# Record extracts:

━━━━━━━━

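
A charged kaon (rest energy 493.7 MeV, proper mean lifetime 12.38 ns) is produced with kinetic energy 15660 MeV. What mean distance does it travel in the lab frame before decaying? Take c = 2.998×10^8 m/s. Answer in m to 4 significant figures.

d ≈ 121.4 m

γ = 1 + K/(m₀c²) = 1 + 15660/493.7 = 32.7197
β = √(1 − 1/γ²) = 0.999533
Dilated lifetime: γτ₀ = 32.7197 × 12.38 ns = 405.069 ns
d = βc·γτ₀ = 0.999533 × (2.998×10^8 m/s) × 4.05069×10^-7 s = 121.4 m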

━━━━━━━━

# Exercise description:
Once more, write out all the data exactly.

# Exercise result:
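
A charged kaon (rest energy 493.7 MeV, proper mean lifetime 12.38 ns) is produced with kinetic energy 15660 MeV. What mean distance does it travel in the lab frame before decaying? Take c = 2.998×10^8 m/s. Answer in m to 4 significant figures.

d ≈ 121.4 m

γ = 1 + K/(m₀c²) = 1 + 15660/493.7 = 32.7197
β = √(1 − 1/γ²) = 0.999533
Dilated lifetime: γτ₀ = 32.7197 × 12.38 ns = 405.069 ns
d = βc·γτ₀ = 0.999533 × (2.998×10^8 m/s) × 4.05069×10^-7 s = 121.4 m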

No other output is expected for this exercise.